TASK DESCRIPTION - The lines to be copied are those below that contain "elevation".

(Records from a data source)

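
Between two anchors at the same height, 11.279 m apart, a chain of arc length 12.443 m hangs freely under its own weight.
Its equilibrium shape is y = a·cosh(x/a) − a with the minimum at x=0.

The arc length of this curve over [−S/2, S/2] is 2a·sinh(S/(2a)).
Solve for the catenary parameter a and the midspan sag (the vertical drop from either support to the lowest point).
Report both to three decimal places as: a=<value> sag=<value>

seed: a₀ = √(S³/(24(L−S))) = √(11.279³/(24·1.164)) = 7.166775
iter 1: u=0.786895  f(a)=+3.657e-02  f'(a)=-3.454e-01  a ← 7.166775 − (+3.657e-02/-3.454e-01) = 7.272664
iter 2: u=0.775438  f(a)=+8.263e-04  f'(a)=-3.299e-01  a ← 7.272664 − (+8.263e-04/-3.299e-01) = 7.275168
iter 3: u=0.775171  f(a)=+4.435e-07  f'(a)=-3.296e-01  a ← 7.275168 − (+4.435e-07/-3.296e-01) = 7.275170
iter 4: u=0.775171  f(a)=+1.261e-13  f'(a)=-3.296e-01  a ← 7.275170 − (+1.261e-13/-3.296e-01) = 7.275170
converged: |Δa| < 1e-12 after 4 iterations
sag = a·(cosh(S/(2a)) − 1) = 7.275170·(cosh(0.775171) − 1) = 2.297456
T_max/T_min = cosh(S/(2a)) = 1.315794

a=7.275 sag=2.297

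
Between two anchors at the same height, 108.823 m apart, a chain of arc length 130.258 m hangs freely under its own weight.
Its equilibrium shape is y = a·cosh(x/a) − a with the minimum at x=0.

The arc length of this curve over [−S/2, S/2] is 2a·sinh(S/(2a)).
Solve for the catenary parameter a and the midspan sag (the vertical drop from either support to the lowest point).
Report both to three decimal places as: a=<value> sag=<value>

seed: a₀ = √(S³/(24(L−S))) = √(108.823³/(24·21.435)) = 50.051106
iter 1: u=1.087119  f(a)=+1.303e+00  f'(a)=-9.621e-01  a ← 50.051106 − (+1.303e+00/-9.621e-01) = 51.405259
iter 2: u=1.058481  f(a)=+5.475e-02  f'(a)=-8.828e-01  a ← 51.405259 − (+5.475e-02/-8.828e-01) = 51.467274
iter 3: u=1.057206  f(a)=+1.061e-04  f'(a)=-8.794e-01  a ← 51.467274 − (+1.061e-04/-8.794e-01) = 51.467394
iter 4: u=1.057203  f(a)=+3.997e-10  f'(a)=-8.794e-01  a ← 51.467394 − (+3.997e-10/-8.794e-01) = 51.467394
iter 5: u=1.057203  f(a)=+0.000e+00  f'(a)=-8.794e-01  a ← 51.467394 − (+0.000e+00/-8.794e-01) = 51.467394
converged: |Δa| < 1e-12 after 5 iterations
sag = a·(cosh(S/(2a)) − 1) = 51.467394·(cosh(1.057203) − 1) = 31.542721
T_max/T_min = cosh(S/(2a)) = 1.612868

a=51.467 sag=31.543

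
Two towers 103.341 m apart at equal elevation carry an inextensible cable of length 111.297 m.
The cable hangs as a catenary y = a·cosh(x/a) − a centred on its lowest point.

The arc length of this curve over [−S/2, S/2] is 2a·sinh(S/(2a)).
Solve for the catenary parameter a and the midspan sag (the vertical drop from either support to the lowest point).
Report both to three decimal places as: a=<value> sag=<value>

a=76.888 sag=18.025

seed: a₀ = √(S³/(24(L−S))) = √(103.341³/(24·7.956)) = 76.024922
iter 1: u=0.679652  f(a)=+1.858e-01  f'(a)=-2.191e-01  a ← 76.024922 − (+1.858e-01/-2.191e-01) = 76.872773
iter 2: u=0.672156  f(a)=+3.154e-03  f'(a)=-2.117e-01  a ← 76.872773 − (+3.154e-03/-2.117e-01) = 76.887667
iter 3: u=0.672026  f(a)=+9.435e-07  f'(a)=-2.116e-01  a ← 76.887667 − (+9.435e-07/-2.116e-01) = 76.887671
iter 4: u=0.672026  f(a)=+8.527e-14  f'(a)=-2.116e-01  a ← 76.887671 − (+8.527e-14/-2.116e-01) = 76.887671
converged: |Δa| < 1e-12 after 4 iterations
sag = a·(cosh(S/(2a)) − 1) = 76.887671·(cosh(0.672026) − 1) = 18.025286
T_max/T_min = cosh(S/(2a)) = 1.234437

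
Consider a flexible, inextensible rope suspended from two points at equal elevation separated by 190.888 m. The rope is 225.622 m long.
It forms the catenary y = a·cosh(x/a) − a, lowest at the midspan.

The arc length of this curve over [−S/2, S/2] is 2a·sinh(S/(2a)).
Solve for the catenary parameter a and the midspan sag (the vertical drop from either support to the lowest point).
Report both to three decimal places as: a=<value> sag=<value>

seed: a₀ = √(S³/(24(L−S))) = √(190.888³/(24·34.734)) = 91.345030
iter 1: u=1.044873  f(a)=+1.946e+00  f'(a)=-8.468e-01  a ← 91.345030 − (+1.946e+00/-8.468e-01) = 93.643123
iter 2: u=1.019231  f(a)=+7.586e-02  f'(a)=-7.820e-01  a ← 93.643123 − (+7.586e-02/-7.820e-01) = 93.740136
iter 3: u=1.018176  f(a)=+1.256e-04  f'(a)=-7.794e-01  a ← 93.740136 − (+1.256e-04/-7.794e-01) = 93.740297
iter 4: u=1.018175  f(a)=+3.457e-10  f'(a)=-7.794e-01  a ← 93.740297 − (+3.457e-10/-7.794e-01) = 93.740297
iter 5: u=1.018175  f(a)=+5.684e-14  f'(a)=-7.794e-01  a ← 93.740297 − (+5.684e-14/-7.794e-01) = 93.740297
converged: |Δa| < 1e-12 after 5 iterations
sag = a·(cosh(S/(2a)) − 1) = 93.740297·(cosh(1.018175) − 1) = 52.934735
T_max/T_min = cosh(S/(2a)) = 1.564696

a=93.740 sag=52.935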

WRITTEN ANSWER -
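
Two towers 103.341 m apart at equal elevation carry an inextensible cable of length 111.297 m.
Consider a flexible, inextensible rope suspended from two points at equal elevation separated by 190.888 m. The rope is 225.622 m long.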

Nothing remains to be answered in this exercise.